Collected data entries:
————
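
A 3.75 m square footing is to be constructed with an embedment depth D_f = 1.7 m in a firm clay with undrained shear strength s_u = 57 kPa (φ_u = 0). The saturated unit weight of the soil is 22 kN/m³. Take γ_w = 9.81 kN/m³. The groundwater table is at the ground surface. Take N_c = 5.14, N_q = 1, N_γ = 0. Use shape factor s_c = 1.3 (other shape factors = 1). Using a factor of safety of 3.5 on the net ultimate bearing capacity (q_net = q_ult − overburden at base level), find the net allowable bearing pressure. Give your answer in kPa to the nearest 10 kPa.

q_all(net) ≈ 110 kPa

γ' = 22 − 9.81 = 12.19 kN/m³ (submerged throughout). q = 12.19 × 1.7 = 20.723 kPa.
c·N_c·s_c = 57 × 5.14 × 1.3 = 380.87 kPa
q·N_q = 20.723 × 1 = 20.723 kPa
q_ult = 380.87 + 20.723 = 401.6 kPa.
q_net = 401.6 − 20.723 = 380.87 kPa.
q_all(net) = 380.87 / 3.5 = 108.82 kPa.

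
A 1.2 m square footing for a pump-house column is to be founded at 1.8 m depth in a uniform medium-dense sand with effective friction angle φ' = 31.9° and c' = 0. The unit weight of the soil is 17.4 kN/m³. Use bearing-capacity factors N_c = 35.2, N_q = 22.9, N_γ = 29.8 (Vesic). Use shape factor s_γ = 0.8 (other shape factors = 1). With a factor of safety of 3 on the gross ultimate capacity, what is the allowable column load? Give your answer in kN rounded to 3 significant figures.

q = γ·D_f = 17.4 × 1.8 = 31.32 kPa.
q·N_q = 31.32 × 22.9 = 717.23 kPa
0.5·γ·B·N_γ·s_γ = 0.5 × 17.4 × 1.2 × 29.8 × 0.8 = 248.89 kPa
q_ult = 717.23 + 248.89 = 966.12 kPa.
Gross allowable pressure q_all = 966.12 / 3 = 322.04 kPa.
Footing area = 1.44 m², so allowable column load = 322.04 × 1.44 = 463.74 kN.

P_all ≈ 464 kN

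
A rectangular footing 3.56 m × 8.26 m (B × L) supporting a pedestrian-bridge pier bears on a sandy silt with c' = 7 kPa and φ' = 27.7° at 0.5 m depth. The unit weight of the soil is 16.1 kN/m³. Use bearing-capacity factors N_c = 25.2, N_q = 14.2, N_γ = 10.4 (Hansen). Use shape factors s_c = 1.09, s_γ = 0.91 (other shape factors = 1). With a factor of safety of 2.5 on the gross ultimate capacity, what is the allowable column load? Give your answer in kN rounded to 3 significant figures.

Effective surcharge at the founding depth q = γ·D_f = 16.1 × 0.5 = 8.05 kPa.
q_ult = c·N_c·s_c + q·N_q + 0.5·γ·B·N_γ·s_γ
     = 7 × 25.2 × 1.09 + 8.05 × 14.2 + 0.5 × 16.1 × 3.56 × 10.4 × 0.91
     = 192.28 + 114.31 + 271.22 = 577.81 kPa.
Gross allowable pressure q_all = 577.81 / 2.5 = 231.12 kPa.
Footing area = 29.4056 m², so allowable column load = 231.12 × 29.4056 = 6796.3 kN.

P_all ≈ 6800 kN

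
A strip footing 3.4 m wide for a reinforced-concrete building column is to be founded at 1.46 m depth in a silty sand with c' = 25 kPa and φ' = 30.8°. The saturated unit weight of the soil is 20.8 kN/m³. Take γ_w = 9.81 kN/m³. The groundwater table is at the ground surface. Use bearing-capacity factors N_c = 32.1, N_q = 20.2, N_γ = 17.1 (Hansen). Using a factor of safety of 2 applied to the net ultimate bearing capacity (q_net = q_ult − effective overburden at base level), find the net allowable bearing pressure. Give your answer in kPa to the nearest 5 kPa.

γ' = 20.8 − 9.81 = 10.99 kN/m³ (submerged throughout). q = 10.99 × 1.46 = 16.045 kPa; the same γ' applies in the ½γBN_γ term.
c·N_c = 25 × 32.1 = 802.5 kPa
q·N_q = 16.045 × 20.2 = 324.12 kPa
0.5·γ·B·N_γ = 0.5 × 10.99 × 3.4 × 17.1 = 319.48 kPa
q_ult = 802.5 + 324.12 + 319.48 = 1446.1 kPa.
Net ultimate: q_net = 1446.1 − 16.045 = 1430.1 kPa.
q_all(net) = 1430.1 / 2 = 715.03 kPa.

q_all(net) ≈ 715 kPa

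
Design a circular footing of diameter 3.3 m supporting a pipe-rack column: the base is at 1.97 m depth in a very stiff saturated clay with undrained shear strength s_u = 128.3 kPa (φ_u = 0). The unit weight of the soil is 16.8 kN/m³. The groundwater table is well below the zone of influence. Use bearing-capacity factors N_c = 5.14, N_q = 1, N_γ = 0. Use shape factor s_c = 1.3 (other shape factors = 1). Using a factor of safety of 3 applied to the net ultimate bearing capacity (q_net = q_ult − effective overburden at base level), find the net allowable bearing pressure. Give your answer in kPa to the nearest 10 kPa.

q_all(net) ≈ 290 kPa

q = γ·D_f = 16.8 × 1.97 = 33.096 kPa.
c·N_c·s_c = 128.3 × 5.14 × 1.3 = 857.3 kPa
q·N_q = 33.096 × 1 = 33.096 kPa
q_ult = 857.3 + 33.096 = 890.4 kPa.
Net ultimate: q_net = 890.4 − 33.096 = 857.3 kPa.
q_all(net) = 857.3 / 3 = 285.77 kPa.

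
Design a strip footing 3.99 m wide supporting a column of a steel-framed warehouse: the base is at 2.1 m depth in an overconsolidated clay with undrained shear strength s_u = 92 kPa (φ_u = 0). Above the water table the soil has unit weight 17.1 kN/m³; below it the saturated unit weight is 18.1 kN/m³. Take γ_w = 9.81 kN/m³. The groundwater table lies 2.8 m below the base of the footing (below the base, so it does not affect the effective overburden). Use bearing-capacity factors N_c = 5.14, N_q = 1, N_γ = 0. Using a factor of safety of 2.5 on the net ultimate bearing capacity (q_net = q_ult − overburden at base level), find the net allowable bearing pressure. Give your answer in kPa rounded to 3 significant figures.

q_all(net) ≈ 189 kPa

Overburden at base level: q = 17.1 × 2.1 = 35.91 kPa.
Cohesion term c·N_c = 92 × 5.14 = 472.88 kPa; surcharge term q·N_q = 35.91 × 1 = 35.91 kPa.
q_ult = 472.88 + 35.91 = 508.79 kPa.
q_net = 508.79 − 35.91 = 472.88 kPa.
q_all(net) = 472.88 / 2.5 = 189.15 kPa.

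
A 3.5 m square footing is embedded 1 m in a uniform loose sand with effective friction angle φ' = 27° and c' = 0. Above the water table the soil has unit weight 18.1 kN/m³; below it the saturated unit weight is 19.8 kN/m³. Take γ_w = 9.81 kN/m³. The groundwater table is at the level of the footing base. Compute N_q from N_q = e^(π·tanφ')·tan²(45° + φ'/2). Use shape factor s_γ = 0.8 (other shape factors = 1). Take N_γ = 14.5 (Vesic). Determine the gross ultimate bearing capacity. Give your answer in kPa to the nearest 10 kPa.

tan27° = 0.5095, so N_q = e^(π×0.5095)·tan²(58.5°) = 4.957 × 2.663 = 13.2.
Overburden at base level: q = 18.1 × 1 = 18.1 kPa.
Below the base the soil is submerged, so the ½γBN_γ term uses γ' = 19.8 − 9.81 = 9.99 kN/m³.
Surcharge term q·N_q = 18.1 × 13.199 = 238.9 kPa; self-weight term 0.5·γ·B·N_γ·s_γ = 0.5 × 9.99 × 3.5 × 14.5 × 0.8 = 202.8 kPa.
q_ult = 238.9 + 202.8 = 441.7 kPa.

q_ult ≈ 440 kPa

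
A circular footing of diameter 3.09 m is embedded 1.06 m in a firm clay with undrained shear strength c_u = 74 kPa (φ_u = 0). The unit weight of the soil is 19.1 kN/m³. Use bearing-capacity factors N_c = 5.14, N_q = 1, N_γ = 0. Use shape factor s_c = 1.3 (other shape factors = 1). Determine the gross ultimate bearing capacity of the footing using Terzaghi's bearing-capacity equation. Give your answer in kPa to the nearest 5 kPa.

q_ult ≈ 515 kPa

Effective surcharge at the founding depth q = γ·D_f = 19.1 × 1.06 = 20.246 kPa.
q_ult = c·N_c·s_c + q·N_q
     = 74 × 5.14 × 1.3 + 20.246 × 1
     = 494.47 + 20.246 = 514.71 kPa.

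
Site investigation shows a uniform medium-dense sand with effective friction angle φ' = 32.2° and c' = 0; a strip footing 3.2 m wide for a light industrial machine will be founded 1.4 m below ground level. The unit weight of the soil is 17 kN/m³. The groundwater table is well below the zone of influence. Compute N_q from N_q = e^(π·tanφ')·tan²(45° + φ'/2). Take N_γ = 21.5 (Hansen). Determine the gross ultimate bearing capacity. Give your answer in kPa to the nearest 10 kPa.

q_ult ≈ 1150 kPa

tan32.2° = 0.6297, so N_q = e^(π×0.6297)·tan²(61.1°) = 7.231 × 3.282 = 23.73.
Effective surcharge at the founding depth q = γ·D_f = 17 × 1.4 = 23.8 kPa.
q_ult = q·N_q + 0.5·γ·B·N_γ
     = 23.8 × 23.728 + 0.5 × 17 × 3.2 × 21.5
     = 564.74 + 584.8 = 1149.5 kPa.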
————
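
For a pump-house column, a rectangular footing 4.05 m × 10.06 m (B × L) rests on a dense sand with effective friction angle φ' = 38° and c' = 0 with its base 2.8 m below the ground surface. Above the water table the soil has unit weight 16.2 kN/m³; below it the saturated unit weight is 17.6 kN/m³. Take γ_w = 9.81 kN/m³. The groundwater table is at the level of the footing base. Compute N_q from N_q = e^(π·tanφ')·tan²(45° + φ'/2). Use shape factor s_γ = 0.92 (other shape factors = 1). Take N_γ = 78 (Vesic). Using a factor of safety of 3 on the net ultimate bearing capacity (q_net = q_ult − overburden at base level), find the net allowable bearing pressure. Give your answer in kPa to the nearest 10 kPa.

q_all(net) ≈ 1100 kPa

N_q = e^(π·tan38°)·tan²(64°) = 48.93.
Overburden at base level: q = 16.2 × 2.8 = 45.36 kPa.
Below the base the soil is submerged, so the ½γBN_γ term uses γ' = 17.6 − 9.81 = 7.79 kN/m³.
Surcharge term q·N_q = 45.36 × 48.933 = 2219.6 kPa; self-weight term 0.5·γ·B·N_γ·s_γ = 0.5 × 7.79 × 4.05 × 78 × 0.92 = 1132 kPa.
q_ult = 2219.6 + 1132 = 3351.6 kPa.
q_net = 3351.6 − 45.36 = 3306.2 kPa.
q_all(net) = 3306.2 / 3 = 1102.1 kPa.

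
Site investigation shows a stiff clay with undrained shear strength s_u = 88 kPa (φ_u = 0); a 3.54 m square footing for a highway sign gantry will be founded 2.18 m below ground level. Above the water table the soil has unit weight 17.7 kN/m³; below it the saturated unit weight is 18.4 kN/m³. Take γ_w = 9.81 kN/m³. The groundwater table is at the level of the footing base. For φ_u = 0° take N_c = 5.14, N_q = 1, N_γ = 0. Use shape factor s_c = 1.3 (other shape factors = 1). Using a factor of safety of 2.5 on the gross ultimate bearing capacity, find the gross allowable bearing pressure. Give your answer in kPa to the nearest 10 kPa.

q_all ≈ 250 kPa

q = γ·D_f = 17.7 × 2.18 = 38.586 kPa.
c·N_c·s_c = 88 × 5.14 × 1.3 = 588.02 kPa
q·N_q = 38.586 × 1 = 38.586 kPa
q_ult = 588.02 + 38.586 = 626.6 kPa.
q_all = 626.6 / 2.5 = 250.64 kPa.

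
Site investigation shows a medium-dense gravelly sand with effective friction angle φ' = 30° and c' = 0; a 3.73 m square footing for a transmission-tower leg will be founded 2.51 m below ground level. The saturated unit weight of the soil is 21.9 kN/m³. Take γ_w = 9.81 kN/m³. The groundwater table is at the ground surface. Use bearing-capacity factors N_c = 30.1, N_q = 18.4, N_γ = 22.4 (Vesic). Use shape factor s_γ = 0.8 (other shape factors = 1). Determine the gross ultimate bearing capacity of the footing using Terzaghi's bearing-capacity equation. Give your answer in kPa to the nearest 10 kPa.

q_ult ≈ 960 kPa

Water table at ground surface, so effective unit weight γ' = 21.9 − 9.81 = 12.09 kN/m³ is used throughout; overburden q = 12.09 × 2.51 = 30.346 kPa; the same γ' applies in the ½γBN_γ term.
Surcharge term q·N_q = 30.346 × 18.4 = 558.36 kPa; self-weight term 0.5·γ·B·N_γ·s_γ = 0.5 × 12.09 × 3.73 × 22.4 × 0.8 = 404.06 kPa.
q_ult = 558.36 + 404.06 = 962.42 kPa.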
————
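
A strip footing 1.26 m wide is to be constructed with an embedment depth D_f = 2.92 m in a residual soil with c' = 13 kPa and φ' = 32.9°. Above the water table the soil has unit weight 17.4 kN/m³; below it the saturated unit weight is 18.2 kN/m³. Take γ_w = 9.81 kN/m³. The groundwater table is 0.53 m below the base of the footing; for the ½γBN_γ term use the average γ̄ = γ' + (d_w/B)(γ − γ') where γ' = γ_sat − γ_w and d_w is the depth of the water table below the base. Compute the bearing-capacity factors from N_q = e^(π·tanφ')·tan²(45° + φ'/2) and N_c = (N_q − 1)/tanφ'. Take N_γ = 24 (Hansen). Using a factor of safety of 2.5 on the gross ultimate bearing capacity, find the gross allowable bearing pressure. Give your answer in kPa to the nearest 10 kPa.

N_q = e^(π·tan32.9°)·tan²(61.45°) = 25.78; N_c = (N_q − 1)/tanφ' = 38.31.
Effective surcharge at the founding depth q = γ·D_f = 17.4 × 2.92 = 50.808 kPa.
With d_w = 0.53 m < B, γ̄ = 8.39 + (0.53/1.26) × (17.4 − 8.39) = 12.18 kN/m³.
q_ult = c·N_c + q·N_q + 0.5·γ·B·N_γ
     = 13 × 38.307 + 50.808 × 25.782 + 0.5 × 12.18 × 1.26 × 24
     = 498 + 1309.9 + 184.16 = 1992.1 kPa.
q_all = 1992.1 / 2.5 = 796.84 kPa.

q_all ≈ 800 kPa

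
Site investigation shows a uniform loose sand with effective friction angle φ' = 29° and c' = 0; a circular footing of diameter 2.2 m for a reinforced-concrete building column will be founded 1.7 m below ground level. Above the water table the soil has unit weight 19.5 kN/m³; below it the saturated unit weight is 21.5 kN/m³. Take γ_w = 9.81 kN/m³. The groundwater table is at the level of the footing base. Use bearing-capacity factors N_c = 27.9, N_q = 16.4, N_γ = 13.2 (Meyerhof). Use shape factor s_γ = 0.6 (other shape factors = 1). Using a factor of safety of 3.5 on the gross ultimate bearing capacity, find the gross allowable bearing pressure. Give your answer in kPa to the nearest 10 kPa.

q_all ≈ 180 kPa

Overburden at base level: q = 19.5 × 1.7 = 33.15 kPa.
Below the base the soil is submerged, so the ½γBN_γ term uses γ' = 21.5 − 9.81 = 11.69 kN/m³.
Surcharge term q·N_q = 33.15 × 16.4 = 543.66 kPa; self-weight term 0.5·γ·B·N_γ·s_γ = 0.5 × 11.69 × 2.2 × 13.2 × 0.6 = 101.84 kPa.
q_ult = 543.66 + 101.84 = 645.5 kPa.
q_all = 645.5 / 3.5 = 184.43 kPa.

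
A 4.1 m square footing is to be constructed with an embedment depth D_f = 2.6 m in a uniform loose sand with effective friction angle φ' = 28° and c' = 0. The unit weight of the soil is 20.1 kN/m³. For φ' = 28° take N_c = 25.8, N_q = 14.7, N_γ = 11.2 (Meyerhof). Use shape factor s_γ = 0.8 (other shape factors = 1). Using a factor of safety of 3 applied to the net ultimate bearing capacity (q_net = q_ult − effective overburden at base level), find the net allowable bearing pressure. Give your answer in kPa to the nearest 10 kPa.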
————
**What to produce:** The range runs from the line above containing "Site investigation shows a uniform loose" to the line containing "A 4.1 m square", inclusive. Restate those lines word for word and no others.

**Answer to this problem:**
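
Site investigation shows a uniform loose sand with effective friction angle φ' = 29° and c' = 0; a circular footing of diameter 2.2 m for a reinforced-concrete building column will be founded 1.7 m below ground level. Above the water table the soil has unit weight 19.5 kN/m³; below it the saturated unit weight is 21.5 kN/m³. Take γ_w = 9.81 kN/m³. The groundwater table is at the level of the footing base. Use bearing-capacity factors N_c = 27.9, N_q = 16.4, N_γ = 13.2 (Meyerhof). Use shape factor s_γ = 0.6 (other shape factors = 1). Using a factor of safety of 3.5 on the gross ultimate bearing capacity, find the gross allowable bearing pressure. Give your answer in kPa to the nearest 10 kPa.

q_all ≈ 180 kPa

Overburden at base level: q = 19.5 × 1.7 = 33.15 kPa.
Below the base the soil is submerged, so the ½γBN_γ term uses γ' = 21.5 − 9.81 = 11.69 kN/m³.
Surcharge term q·N_q = 33.15 × 16.4 = 543.66 kPa; self-weight term 0.5·γ·B·N_γ·s_γ = 0.5 × 11.69 × 2.2 × 13.2 × 0.6 = 101.84 kPa.
q_ult = 543.66 + 101.84 = 645.5 kPa.
q_all = 645.5 / 3.5 = 184.43 kPa.

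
A 4.1 m square footing is to be constructed with an embedment depth D_f = 2.6 m in a uniform loose sand with effective friction angle φ' = 28° and c' = 0. The unit weight of the soil is 20.1 kN/m³. For φ' = 28° take N_c = 25.8, N_q = 14.7, N_γ = 11.2 (Meyerhof). Use shape factor s_γ = 0.8 (other shape factors = 1). Using a factor of safety of 3 applied to the net ultimate bearing capacity (q_net = q_ult − effective overburden at base level), find the net allowable bearing pressure. Give your answer in kPa to the nearest 10 kPa.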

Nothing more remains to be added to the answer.